§ **Work request**
From the records below, print exactly the lines starting at the one containing "Give the UTF-8" and ending at the one containing "U+9785, U+ABC76, U+3418", ends included, and nothing else.

§ **Provided information**
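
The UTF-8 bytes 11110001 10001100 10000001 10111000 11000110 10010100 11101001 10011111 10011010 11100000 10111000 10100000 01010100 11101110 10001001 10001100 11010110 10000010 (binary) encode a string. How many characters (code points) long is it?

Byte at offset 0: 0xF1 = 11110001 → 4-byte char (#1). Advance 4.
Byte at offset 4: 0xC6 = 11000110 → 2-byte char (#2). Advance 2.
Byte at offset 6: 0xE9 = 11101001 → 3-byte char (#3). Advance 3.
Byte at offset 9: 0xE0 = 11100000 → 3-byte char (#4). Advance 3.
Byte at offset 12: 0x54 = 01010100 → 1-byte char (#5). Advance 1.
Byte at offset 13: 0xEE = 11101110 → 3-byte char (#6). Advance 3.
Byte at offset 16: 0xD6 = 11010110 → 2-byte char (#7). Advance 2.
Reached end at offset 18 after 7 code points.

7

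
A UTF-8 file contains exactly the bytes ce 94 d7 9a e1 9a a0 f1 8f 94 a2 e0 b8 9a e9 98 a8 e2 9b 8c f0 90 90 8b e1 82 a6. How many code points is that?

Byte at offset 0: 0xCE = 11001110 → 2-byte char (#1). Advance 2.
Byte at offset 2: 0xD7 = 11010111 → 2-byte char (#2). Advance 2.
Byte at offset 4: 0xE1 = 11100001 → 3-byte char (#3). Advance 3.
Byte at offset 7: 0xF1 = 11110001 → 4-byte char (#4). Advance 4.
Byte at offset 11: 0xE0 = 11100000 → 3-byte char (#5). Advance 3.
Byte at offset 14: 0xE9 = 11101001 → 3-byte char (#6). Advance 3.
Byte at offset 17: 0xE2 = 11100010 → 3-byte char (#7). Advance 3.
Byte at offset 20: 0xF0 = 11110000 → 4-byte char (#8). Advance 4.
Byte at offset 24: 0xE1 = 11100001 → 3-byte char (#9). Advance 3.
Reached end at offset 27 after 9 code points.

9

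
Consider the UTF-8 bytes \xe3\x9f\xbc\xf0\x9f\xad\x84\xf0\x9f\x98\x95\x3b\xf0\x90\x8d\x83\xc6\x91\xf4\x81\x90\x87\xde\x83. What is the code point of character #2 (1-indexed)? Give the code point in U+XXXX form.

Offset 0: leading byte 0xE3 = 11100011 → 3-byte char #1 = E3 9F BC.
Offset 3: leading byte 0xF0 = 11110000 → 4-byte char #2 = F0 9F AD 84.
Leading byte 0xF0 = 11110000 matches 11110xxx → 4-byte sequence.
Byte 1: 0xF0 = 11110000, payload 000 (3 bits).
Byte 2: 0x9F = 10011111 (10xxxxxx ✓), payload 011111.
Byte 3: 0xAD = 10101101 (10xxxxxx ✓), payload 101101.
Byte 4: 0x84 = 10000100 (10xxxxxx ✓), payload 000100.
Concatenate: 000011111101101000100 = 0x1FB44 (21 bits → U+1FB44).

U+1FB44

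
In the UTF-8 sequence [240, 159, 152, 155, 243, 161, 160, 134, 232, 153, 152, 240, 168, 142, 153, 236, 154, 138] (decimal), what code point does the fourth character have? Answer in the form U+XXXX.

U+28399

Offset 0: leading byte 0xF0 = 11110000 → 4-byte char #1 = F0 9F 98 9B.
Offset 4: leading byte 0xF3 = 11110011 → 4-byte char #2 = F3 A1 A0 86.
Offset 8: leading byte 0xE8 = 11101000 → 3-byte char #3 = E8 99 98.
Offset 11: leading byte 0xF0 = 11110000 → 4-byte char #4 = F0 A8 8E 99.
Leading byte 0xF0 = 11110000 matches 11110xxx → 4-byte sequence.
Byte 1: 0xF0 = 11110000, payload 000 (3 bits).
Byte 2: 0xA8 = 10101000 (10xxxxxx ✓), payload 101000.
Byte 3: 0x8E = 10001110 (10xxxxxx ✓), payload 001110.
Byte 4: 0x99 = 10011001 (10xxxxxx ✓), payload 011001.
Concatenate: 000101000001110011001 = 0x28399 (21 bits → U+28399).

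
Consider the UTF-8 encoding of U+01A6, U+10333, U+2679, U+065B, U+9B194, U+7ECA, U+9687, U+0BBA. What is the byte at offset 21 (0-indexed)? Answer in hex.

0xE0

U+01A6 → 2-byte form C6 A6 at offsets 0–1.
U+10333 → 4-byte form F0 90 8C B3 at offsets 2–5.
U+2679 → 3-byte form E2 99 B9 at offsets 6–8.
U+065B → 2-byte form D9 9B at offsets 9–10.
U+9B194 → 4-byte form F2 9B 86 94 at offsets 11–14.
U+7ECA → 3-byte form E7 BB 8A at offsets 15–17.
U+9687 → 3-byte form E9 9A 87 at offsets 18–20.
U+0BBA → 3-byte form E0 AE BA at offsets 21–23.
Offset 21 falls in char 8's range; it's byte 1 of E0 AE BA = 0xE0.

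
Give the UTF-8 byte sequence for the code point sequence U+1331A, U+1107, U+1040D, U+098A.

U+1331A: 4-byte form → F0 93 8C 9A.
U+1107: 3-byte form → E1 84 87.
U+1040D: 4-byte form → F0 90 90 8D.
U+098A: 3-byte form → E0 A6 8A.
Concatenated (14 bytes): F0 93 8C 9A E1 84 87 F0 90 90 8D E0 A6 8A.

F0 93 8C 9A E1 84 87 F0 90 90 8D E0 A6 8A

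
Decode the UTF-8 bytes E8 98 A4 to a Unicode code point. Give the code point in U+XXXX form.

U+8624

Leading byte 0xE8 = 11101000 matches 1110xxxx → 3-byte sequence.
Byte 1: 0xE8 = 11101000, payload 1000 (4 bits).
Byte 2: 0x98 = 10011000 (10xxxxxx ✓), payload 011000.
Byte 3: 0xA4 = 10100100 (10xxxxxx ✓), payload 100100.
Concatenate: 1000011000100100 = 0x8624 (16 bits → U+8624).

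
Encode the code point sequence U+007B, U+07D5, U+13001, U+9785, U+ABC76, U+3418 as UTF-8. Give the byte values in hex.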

...

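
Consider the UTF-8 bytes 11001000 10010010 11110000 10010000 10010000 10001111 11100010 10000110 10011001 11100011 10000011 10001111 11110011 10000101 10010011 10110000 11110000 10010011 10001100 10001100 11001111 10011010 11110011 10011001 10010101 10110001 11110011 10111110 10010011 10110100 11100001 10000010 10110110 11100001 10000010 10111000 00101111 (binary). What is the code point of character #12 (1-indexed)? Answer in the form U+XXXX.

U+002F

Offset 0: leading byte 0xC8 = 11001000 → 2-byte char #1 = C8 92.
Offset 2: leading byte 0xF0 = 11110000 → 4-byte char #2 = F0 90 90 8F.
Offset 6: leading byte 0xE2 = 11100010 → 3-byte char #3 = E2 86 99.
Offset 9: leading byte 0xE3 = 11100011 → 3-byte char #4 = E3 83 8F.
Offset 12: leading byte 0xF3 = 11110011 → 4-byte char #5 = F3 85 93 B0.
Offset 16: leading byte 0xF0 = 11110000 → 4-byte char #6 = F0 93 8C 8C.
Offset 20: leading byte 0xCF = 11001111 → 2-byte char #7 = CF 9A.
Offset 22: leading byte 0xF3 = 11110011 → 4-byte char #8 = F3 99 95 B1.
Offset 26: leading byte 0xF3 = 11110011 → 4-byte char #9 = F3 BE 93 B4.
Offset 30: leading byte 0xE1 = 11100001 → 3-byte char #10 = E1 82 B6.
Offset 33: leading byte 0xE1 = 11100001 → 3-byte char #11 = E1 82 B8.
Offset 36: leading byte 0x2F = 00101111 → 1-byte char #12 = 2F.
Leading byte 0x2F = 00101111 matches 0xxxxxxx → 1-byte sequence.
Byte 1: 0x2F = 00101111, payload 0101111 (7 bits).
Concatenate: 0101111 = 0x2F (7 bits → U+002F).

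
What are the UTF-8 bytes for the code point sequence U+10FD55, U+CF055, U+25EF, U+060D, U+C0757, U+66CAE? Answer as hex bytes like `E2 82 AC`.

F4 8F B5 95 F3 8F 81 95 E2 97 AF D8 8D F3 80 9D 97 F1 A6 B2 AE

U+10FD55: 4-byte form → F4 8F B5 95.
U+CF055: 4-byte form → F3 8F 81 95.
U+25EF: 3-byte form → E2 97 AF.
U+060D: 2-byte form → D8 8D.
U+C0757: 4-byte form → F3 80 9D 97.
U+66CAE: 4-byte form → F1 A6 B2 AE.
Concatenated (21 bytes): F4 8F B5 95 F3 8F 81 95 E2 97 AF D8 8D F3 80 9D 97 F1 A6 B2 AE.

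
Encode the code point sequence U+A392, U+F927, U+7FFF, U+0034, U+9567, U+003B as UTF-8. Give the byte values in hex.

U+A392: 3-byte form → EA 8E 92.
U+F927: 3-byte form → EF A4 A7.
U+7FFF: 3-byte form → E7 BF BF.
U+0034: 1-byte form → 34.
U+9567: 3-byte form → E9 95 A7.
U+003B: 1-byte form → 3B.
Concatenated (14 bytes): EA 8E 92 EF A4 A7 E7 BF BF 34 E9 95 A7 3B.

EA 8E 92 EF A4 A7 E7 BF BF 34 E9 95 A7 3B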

---

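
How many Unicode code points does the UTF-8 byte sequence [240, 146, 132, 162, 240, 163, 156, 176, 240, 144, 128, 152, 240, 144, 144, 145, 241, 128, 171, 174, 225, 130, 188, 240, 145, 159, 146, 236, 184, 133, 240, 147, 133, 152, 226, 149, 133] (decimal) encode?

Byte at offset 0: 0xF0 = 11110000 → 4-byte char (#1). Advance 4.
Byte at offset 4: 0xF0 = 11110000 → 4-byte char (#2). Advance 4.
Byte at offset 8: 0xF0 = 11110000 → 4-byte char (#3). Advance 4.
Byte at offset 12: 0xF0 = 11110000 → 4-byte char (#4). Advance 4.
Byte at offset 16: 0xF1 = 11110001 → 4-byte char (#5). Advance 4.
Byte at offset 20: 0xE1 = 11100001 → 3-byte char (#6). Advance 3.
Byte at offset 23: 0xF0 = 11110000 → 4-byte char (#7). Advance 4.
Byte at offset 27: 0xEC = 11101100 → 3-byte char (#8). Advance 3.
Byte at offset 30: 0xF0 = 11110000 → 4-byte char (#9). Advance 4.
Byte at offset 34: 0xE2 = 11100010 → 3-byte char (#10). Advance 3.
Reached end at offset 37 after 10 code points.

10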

§ **Reply**
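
Give the UTF-8 byte sequence for the code point sequence U+1331A, U+1107, U+1040D, U+098A.

U+1331A: 4-byte form → F0 93 8C 9A.
U+1107: 3-byte form → E1 84 87.
U+1040D: 4-byte form → F0 90 90 8D.
U+098A: 3-byte form → E0 A6 8A.
Concatenated (14 bytes): F0 93 8C 9A E1 84 87 F0 90 90 8D E0 A6 8A.

F0 93 8C 9A E1 84 87 F0 90 90 8D E0 A6 8A

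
Decode the UTF-8 bytes E8 98 A4 to a Unicode code point. Give the code point in U+XXXX form.

U+8624

Leading byte 0xE8 = 11101000 matches 1110xxxx → 3-byte sequence.
Byte 1: 0xE8 = 11101000, payload 1000 (4 bits).
Byte 2: 0x98 = 10011000 (10xxxxxx ✓), payload 011000.
Byte 3: 0xA4 = 10100100 (10xxxxxx ✓), payload 100100.
Concatenate: 1000011000100100 = 0x8624 (16 bits → U+8624).

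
Encode the code point sequence U+007B, U+07D5, U+13001, U+9785, U+ABC76, U+3418 as UTF-8. Give the byte values in hex.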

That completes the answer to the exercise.